## DATA FOR THIS TASK
======

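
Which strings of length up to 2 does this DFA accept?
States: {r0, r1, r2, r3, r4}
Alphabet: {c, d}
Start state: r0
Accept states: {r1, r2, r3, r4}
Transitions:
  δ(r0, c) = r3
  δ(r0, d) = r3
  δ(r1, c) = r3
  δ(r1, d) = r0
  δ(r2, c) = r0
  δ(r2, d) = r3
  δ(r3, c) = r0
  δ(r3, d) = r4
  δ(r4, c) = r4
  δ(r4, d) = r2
c, d, cd, dd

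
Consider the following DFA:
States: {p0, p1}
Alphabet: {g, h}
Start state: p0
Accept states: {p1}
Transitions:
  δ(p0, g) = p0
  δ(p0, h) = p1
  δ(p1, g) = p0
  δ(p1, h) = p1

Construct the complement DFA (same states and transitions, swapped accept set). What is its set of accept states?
Complement accept states = All states \ Original accept states
= {p0, p1} \ {p1}
{p0}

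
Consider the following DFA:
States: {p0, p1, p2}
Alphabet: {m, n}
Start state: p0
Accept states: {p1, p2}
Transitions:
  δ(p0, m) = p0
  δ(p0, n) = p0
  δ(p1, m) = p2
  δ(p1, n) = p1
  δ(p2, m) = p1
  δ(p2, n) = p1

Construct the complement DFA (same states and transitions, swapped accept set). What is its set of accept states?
Complement accept states = All states \ Original accept states
= {p0, p1, p2} \ {p1, p2}
{p0}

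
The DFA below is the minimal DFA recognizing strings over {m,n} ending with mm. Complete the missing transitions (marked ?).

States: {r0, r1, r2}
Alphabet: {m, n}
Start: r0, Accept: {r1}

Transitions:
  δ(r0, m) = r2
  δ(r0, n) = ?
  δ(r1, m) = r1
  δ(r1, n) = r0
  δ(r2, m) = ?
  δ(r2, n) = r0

From the language and accept set, identify what each state tracks — r0: last symbol not m; r1: two trailing m's; r2: one trailing m.
Each missing δ(q, a) is the state matching the new tracked value after reading a.
δ(r0, n) = r0; δ(r2, m) = r1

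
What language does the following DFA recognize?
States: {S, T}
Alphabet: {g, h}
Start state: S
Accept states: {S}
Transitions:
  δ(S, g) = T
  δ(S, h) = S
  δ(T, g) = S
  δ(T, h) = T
Testing a few strings:
  'hh' → accept
  'g' → reject
  'gh' → reject
  'hgg' → accept
State roles: S=even number of g's so far; T=odd number of g's so far
All strings over {g,h} with an even number of g's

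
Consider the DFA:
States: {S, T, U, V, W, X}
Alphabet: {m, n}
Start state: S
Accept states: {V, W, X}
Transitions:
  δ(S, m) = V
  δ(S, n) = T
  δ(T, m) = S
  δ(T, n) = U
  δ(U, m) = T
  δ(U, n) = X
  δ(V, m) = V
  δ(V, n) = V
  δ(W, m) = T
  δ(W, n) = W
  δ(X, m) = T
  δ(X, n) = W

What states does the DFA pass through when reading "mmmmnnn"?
read 'm': S → V
  read 'm': V → V
  read 'm': V → V
  read 'm': V → V
  read 'n': V → V
  read 'n': V → V
  read 'n': V → V
S -> V -> V -> V -> V -> V -> V -> V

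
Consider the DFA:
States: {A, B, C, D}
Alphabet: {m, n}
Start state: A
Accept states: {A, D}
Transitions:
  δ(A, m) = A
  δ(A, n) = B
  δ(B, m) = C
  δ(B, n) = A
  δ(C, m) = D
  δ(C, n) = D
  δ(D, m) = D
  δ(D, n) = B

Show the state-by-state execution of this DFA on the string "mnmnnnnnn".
read 'm': A → A
  read 'n': A → B
  read 'm': B → C
  read 'n': C → D
  read 'n': D → B
  read 'n': B → A
  read 'n': A → B
  read 'n': B → A
  read 'n': A → B
A -> A -> B -> C -> D -> B -> A -> B -> A -> B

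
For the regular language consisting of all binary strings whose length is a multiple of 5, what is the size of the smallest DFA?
By Myhill–Nerode, count the distinguishable equivalence classes: 5 classes — one per residue of the length mod 5; class i is distinguished from class j by any string of length (5 − i) mod 5.
5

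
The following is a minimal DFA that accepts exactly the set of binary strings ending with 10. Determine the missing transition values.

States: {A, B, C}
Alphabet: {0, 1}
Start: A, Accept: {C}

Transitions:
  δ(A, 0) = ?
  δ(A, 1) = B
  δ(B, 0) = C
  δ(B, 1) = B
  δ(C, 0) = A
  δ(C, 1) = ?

From the language and accept set, identify what each state tracks — A: no suffix match; B: one trailing 1; C: suffix is 10.
Each missing δ(q, a) is the state matching the new tracked value after reading a.
δ(A, 0) = A; δ(C, 1) = B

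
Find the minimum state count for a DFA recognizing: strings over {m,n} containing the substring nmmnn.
By Myhill–Nerode, count the distinguishable equivalence classes: 6 classes — one per longest suffix of the input that is a prefix of 'nmmnn' (lengths 0 through 4), plus an absorbing 'already seen nmmnn' class.
6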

======

## TASK BRIEF
Return all of the material exactly as written, from the first line through the last.

## SOLUTION FOR THIS TASK
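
Which strings of length up to 2 does this DFA accept?
States: {r0, r1, r2, r3, r4}
Alphabet: {c, d}
Start state: r0
Accept states: {r1, r2, r3, r4}
Transitions:
  δ(r0, c) = r3
  δ(r0, d) = r3
  δ(r1, c) = r3
  δ(r1, d) = r0
  δ(r2, c) = r0
  δ(r2, d) = r3
  δ(r3, c) = r0
  δ(r3, d) = r4
  δ(r4, c) = r4
  δ(r4, d) = r2
c, d, cd, dd

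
Consider the following DFA:
States: {p0, p1}
Alphabet: {g, h}
Start state: p0
Accept states: {p1}
Transitions:
  δ(p0, g) = p0
  δ(p0, h) = p1
  δ(p1, g) = p0
  δ(p1, h) = p1

Construct the complement DFA (same states and transitions, swapped accept set). What is its set of accept states?
Complement accept states = All states \ Original accept states
= {p0, p1} \ {p1}
{p0}

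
Consider the following DFA:
States: {p0, p1, p2}
Alphabet: {m, n}
Start state: p0
Accept states: {p1, p2}
Transitions:
  δ(p0, m) = p0
  δ(p0, n) = p0
  δ(p1, m) = p2
  δ(p1, n) = p1
  δ(p2, m) = p1
  δ(p2, n) = p1

Construct the complement DFA (same states and transitions, swapped accept set). What is its set of accept states?
Complement accept states = All states \ Original accept states
= {p0, p1, p2} \ {p1, p2}
{p0}

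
The DFA below is the minimal DFA recognizing strings over {m,n} ending with mm. Complete the missing transitions (marked ?).

States: {r0, r1, r2}
Alphabet: {m, n}
Start: r0, Accept: {r1}

Transitions:
  δ(r0, m) = r2
  δ(r0, n) = ?
  δ(r1, m) = r1
  δ(r1, n) = r0
  δ(r2, m) = ?
  δ(r2, n) = r0

From the language and accept set, identify what each state tracks — r0: last symbol not m; r1: two trailing m's; r2: one trailing m.
Each missing δ(q, a) is the state matching the new tracked value after reading a.
δ(r0, n) = r0; δ(r2, m) = r1

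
What language does the following DFA recognize?
States: {S, T}
Alphabet: {g, h}
Start state: S
Accept states: {S}
Transitions:
  δ(S, g) = T
  δ(S, h) = S
  δ(T, g) = S
  δ(T, h) = T
Testing a few strings:
  'hh' → accept
  'g' → reject
  'gh' → reject
  'hgg' → accept
State roles: S=even number of g's so far; T=odd number of g's so far
All strings over {g,h} with an even number of g's

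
Consider the DFA:
States: {S, T, U, V, W, X}
Alphabet: {m, n}
Start state: S
Accept states: {V, W, X}
Transitions:
  δ(S, m) = V
  δ(S, n) = T
  δ(T, m) = S
  δ(T, n) = U
  δ(U, m) = T
  δ(U, n) = X
  δ(V, m) = V
  δ(V, n) = V
  δ(W, m) = T
  δ(W, n) = W
  δ(X, m) = T
  δ(X, n) = W

What states does the DFA pass through when reading "mmmmnnn"?
read 'm': S → V
  read 'm': V → V
  read 'm': V → V
  read 'm': V → V
  read 'n': V → V
  read 'n': V → V
  read 'n': V → V
S -> V -> V -> V -> V -> V -> V -> V

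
Consider the DFA:
States: {A, B, C, D}
Alphabet: {m, n}
Start state: A
Accept states: {A, D}
Transitions:
  δ(A, m) = A
  δ(A, n) = B
  δ(B, m) = C
  δ(B, n) = A
  δ(C, m) = D
  δ(C, n) = D
  δ(D, m) = D
  δ(D, n) = B

Show the state-by-state execution of this DFA on the string "mnmnnnnnn".
read 'm': A → A
  read 'n': A → B
  read 'm': B → C
  read 'n': C → D
  read 'n': D → B
  read 'n': B → A
  read 'n': A → B
  read 'n': B → A
  read 'n': A → B
A -> A -> B -> C -> D -> B -> A -> B -> A -> B

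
For the regular language consisting of all binary strings whose length is a multiple of 5, what is the size of the smallest DFA?
By Myhill–Nerode, count the distinguishable equivalence classes: 5 classes — one per residue of the length mod 5; class i is distinguished from class j by any string of length (5 − i) mod 5.
5

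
The following is a minimal DFA that accepts exactly the set of binary strings ending with 10. Determine the missing transition values.

States: {A, B, C}
Alphabet: {0, 1}
Start: A, Accept: {C}

Transitions:
  δ(A, 0) = ?
  δ(A, 1) = B
  δ(B, 0) = C
  δ(B, 1) = B
  δ(C, 0) = A
  δ(C, 1) = ?

From the language and accept set, identify what each state tracks — A: no suffix match; B: one trailing 1; C: suffix is 10.
Each missing δ(q, a) is the state matching the new tracked value after reading a.
δ(A, 0) = A; δ(C, 1) = B

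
Find the minimum state count for a DFA recognizing: strings over {m,n} containing the substring nmmnn.
By Myhill–Nerode, count the distinguishable equivalence classes: 6 classes — one per longest suffix of the input that is a prefix of 'nmmnn' (lengths 0 through 4), plus an absorbing 'already seen nmmnn' class.
6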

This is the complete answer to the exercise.